Dataset entries
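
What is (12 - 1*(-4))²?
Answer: 256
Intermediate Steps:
(12 - 1*(-4))² = (12 + 4)² = 16² = 256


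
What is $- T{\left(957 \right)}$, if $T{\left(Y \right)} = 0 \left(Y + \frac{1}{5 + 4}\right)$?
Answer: $0$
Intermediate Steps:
$T{\left(Y \right)} = 0$ ($T{\left(Y \right)} = 0 \left(Y + \frac{1}{9}\right) = 0 \left(\frac{1}{9} + Y\right) = 0$)
$- T{\left(957 \right)} = \left(-1\right) 0 = 0$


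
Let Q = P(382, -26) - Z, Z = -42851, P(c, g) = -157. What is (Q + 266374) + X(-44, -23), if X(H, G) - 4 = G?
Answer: 309049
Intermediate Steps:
X(H, G) = 4 + G
Q = 42694 (Q = -157 - 1*(-42851) = -157 + 42851 = 42694)
(Q + 266374) + X(-44, -23) = (42694 + 266374) + (4 - 23) = 309068 - 19 = 309049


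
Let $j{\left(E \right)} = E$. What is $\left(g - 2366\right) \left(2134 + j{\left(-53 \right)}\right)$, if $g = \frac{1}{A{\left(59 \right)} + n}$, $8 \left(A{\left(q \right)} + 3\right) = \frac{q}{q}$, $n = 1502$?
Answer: $- \frac{59049269830}{11993} \approx -4.9236 \cdot 10^{6}$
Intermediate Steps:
$A{\left(q \right)} = - \frac{23}{8}$ ($A{\left(q \right)} = -3 + \frac{q \frac{1}{q}}{8} = -3 + \frac{1}{8} \cdot 1 = -3 + \frac{1}{8} = - \frac{23}{8}$)
$g = \frac{8}{11993}$ ($g = \frac{1}{- \frac{23}{8} + 1502} = \frac{1}{\frac{11993}{8}} = \frac{8}{11993} \approx 0.00066706$)
$\left(g - 2366\right) \left(2134 + j{\left(-53 \right)}\right) = \left(\frac{8}{11993} - 2366\right) \left(2134 - 53\right) = \left(\frac{8}{11993} - 2366\right) 2081 = \left(- \frac{28375430}{11993}\right) 2081 = - \frac{59049269830}{11993}$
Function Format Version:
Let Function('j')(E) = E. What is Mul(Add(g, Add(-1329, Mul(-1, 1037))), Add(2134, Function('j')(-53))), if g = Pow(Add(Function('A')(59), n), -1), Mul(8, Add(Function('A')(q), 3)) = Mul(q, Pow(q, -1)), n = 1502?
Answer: Rational(-59049269830, 11993) ≈ -4.9236e+6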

§ **Your goal**
Set every entry down once more, exactly as written above.

§ **Reply to the task**
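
What is (12 - 1*(-4))²?
Answer: 256
Intermediate Steps:
(12 - 1*(-4))² = (12 + 4)² = 16² = 256


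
What is $- T{\left(957 \right)}$, if $T{\left(Y \right)} = 0 \left(Y + \frac{1}{5 + 4}\right)$?
Answer: $0$
Intermediate Steps:
$T{\left(Y \right)} = 0$ ($T{\left(Y \right)} = 0 \left(Y + \frac{1}{9}\right) = 0 \left(\frac{1}{9} + Y\right) = 0$)
$- T{\left(957 \right)} = \left(-1\right) 0 = 0$


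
Let Q = P(382, -26) - Z, Z = -42851, P(c, g) = -157. What is (Q + 266374) + X(-44, -23), if X(H, G) - 4 = G?
Answer: 309049
Intermediate Steps:
X(H, G) = 4 + G
Q = 42694 (Q = -157 - 1*(-42851) = -157 + 42851 = 42694)
(Q + 266374) + X(-44, -23) = (42694 + 266374) + (4 - 23) = 309068 - 19 = 309049


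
Let $j{\left(E \right)} = E$. What is $\left(g - 2366\right) \left(2134 + j{\left(-53 \right)}\right)$, if $g = \frac{1}{A{\left(59 \right)} + n}$, $8 \left(A{\left(q \right)} + 3\right) = \frac{q}{q}$, $n = 1502$?
Answer: $- \frac{59049269830}{11993} \approx -4.9236 \cdot 10^{6}$
Intermediate Steps:
$A{\left(q \right)} = - \frac{23}{8}$ ($A{\left(q \right)} = -3 + \frac{q \frac{1}{q}}{8} = -3 + \frac{1}{8} \cdot 1 = -3 + \frac{1}{8} = - \frac{23}{8}$)
$g = \frac{8}{11993}$ ($g = \frac{1}{- \frac{23}{8} + 1502} = \frac{1}{\frac{11993}{8}} = \frac{8}{11993} \approx 0.00066706$)
$\left(g - 2366\right) \left(2134 + j{\left(-53 \right)}\right) = \left(\frac{8}{11993} - 2366\right) \left(2134 - 53\right) = \left(\frac{8}{11993} - 2366\right) 2081 = \left(- \frac{28375430}{11993}\right) 2081 = - \frac{59049269830}{11993}$
Function Format Version:
Let Function('j')(E) = E. What is Mul(Add(g, Add(-1329, Mul(-1, 1037))), Add(2134, Function('j')(-53))), if g = Pow(Add(Function('A')(59), n), -1), Mul(8, Add(Function('A')(q), 3)) = Mul(q, Pow(q, -1)), n = 1502?
Answer: Rational(-59049269830, 11993) ≈ -4.9236e+6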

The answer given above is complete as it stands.